### How to complete this task
An exact reproduction of the lines from the one with "fd 79 ea 25" to the end of the data below is required. No other lines may be included.

### Listed entries

####################

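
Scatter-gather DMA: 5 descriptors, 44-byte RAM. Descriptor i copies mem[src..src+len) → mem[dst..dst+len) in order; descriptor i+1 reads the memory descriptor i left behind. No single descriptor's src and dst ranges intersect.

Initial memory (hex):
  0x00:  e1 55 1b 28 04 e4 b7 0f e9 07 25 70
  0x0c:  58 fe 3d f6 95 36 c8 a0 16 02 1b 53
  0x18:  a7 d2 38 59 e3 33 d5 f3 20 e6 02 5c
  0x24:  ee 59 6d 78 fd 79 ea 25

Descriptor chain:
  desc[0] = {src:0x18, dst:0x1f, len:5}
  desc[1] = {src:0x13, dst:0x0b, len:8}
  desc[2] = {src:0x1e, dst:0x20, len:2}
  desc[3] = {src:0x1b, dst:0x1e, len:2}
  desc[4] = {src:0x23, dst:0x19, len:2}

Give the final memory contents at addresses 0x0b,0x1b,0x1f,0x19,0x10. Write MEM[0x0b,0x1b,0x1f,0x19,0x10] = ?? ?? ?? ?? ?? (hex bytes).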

####################

### Answer
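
  0x24:  ee 59 6d 78 fd 79 ea 25

Descriptor chain:
  desc[0] = {src:0x18, dst:0x1f, len:5}
  desc[1] = {src:0x13, dst:0x0b, len:8}
  desc[2] = {src:0x1e, dst:0x20, len:2}
  desc[3] = {src:0x1b, dst:0x1e, len:2}
  desc[4] = {src:0x23, dst:0x19, len:2}

Give the final memory contents at addresses 0x0b,0x1b,0x1f,0x19,0x10. Write MEM[0x0b,0x1b,0x1f,0x19,0x10] = ?? ?? ?? ?? ?? (hex bytes).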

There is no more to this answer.